_Your goal_
Every record here needs to be written out again exactly.

BEGIN Exercise material

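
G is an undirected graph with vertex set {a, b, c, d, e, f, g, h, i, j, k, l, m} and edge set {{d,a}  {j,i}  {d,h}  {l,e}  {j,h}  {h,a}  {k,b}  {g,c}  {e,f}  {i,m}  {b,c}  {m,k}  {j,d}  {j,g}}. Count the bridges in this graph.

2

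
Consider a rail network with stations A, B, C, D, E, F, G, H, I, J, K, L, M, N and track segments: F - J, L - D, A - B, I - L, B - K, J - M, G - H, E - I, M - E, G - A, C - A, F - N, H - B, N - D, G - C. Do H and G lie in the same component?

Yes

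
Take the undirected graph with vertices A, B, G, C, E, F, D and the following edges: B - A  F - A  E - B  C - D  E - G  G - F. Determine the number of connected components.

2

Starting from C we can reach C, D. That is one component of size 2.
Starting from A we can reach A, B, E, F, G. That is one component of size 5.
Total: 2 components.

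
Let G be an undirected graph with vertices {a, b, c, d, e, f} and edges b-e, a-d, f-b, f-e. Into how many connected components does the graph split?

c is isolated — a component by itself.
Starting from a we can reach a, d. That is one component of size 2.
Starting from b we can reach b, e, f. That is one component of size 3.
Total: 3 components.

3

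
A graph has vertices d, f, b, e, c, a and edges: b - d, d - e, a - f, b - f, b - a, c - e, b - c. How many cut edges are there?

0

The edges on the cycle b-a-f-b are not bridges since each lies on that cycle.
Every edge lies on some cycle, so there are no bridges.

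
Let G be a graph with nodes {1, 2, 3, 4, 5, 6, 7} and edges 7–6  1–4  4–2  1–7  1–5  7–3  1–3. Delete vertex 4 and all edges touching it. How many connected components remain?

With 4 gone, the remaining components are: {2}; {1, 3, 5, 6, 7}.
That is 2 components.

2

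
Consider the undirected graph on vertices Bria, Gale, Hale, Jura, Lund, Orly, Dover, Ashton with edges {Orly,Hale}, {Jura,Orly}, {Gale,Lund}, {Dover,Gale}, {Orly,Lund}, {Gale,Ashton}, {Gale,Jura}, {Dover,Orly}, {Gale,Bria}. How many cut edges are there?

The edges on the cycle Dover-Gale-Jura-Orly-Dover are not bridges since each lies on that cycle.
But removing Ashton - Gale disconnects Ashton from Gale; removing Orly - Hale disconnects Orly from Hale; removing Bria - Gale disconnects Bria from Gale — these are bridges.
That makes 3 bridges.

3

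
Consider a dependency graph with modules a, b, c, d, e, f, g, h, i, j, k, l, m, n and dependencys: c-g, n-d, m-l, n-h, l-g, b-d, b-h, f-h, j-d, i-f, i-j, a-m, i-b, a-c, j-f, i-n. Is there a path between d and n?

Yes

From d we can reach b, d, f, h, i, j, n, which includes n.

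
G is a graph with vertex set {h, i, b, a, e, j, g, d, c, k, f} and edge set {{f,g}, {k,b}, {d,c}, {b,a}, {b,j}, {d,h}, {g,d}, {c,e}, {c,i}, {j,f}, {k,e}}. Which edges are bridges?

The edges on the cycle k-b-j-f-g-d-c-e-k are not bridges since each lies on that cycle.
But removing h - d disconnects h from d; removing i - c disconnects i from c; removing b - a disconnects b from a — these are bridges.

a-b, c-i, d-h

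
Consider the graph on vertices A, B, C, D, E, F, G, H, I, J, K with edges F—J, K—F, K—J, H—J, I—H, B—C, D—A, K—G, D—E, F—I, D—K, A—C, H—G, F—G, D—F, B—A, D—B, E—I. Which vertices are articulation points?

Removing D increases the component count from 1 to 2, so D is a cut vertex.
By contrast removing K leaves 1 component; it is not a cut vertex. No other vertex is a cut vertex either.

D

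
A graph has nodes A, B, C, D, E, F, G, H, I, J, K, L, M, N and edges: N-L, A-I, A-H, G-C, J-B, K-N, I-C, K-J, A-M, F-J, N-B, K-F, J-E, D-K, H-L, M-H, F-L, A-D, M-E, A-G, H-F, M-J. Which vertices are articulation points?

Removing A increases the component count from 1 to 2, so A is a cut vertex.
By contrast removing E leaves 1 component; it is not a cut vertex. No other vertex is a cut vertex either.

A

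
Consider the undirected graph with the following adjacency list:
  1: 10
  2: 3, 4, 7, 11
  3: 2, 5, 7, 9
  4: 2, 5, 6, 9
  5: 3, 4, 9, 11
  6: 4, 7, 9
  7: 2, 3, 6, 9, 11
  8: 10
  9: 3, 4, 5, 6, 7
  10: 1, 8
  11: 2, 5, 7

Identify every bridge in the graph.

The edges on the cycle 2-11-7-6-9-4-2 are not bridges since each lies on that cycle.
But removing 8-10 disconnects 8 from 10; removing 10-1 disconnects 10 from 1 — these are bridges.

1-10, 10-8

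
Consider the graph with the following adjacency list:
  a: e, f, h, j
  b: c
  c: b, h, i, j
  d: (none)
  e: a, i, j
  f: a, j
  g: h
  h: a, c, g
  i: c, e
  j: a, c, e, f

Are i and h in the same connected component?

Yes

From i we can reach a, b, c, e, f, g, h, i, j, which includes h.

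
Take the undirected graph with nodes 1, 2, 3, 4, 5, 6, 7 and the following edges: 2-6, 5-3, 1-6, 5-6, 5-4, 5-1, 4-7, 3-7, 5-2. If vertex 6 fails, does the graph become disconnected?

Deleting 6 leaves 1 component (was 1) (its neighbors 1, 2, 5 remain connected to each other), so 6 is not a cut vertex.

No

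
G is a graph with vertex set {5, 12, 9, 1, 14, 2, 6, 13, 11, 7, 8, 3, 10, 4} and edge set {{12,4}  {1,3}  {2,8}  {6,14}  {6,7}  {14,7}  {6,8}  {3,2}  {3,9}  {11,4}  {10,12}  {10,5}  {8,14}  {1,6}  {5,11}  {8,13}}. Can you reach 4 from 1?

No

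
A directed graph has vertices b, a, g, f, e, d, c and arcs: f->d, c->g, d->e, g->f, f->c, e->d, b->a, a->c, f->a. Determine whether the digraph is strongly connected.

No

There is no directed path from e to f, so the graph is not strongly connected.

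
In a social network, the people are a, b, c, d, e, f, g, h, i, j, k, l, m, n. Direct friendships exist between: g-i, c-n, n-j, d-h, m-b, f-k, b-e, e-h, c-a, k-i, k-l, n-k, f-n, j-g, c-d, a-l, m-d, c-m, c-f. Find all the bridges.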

END Exercise material

_Your solution_
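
G is an undirected graph with vertex set {a, b, c, d, e, f, g, h, i, j, k, l, m} and edge set {{d,a}  {j,i}  {d,h}  {l,e}  {j,h}  {h,a}  {k,b}  {g,c}  {e,f}  {i,m}  {b,c}  {m,k}  {j,d}  {j,g}}. Count the bridges in this graph.

2

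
Consider a rail network with stations A, B, C, D, E, F, G, H, I, J, K, L, M, N and track segments: F - J, L - D, A - B, I - L, B - K, J - M, G - H, E - I, M - E, G - A, C - A, F - N, H - B, N - D, G - C. Do H and G lie in the same component?

Yes

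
Take the undirected graph with vertices A, B, G, C, E, F, D and the following edges: B - A  F - A  E - B  C - D  E - G  G - F. Determine the number of connected components.

2

Starting from C we can reach C, D. That is one component of size 2.
Starting from A we can reach A, B, E, F, G. That is one component of size 5.
Total: 2 components.

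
Let G be an undirected graph with vertices {a, b, c, d, e, f} and edges b-e, a-d, f-b, f-e. Into how many connected components does the graph split?

c is isolated — a component by itself.
Starting from a we can reach a, d. That is one component of size 2.
Starting from b we can reach b, e, f. That is one component of size 3.
Total: 3 components.

3

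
A graph has vertices d, f, b, e, c, a and edges: b - d, d - e, a - f, b - f, b - a, c - e, b - c. How many cut edges are there?

0

The edges on the cycle b-a-f-b are not bridges since each lies on that cycle.
Every edge lies on some cycle, so there are no bridges.

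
Let G be a graph with nodes {1, 2, 3, 4, 5, 6, 7} and edges 7–6  1–4  4–2  1–7  1–5  7–3  1–3. Delete vertex 4 and all edges touching it. How many connected components remain?

With 4 gone, the remaining components are: {2}; {1, 3, 5, 6, 7}.
That is 2 components.

2

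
Consider the undirected graph on vertices Bria, Gale, Hale, Jura, Lund, Orly, Dover, Ashton with edges {Orly,Hale}, {Jura,Orly}, {Gale,Lund}, {Dover,Gale}, {Orly,Lund}, {Gale,Ashton}, {Gale,Jura}, {Dover,Orly}, {Gale,Bria}. How many cut edges are there?

The edges on the cycle Dover-Gale-Jura-Orly-Dover are not bridges since each lies on that cycle.
But removing Ashton - Gale disconnects Ashton from Gale; removing Orly - Hale disconnects Orly from Hale; removing Bria - Gale disconnects Bria from Gale — these are bridges.
That makes 3 bridges.

3

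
Consider a dependency graph with modules a, b, c, d, e, f, g, h, i, j, k, l, m, n and dependencys: c-g, n-d, m-l, n-h, l-g, b-d, b-h, f-h, j-d, i-f, i-j, a-m, i-b, a-c, j-f, i-n. Is there a path between d and n?

Yes

From d we can reach b, d, f, h, i, j, n, which includes n.

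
G is a graph with vertex set {h, i, b, a, e, j, g, d, c, k, f} and edge set {{f,g}, {k,b}, {d,c}, {b,a}, {b,j}, {d,h}, {g,d}, {c,e}, {c,i}, {j,f}, {k,e}}. Which edges are bridges?

The edges on the cycle k-b-j-f-g-d-c-e-k are not bridges since each lies on that cycle.
But removing h - d disconnects h from d; removing i - c disconnects i from c; removing b - a disconnects b from a — these are bridges.

a-b, c-i, d-h

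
Consider the graph on vertices A, B, C, D, E, F, G, H, I, J, K with edges F—J, K—F, K—J, H—J, I—H, B—C, D—A, K—G, D—E, F—I, D—K, A—C, H—G, F—G, D—F, B—A, D—B, E—I. Which vertices are articulation points?

Removing D increases the component count from 1 to 2, so D is a cut vertex.
By contrast removing K leaves 1 component; it is not a cut vertex. No other vertex is a cut vertex either.

D

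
A graph has nodes A, B, C, D, E, F, G, H, I, J, K, L, M, N and edges: N-L, A-I, A-H, G-C, J-B, K-N, I-C, K-J, A-M, F-J, N-B, K-F, J-E, D-K, H-L, M-H, F-L, A-D, M-E, A-G, H-F, M-J. Which vertices are articulation points?

Removing A increases the component count from 1 to 2, so A is a cut vertex.
By contrast removing E leaves 1 component; it is not a cut vertex. No other vertex is a cut vertex either.

A

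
Consider the undirected graph with the following adjacency list:
  1: 10
  2: 3, 4, 7, 11
  3: 2, 5, 7, 9
  4: 2, 5, 6, 9
  5: 3, 4, 9, 11
  6: 4, 7, 9
  7: 2, 3, 6, 9, 11
  8: 10
  9: 3, 4, 5, 6, 7
  10: 1, 8
  11: 2, 5, 7

Identify every bridge in the graph.

The edges on the cycle 2-11-7-6-9-4-2 are not bridges since each lies on that cycle.
But removing 8-10 disconnects 8 from 10; removing 10-1 disconnects 10 from 1 — these are bridges.

1-10, 10-8

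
Consider the graph with the following adjacency list:
  a: e, f, h, j
  b: c
  c: b, h, i, j
  d: (none)
  e: a, i, j
  f: a, j
  g: h
  h: a, c, g
  i: c, e
  j: a, c, e, f

Are i and h in the same connected component?

Yes

From i we can reach a, b, c, e, f, g, h, i, j, which includes h.

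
Take the undirected graph with nodes 1, 2, 3, 4, 5, 6, 7 and the following edges: 2-6, 5-3, 1-6, 5-6, 5-4, 5-1, 4-7, 3-7, 5-2. If vertex 6 fails, does the graph become disconnected?

Deleting 6 leaves 1 component (was 1) (its neighbors 1, 2, 5 remain connected to each other), so 6 is not a cut vertex.

No

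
G is a graph with vertex set {5, 12, 9, 1, 14, 2, 6, 13, 11, 7, 8, 3, 10, 4} and edge set {{12,4}  {1,3}  {2,8}  {6,14}  {6,7}  {14,7}  {6,8}  {3,2}  {3,9}  {11,4}  {10,12}  {10,5}  {8,14}  {1,6}  {5,11}  {8,13}}. Can you reach 4 from 1?

No

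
A directed graph has vertices b, a, g, f, e, d, c and arcs: f->d, c->g, d->e, g->f, f->c, e->d, b->a, a->c, f->a. Determine whether the digraph is strongly connected.

No

There is no directed path from e to f, so the graph is not strongly connected.

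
In a social network, the people are a, b, c, d, e, f, g, h, i, j, k, l, m, n. Direct friendships exist between: g-i, c-n, n-j, d-h, m-b, f-k, b-e, e-h, c-a, k-i, k-l, n-k, f-n, j-g, c-d, a-l, m-d, c-m, c-f. Find all the bridges.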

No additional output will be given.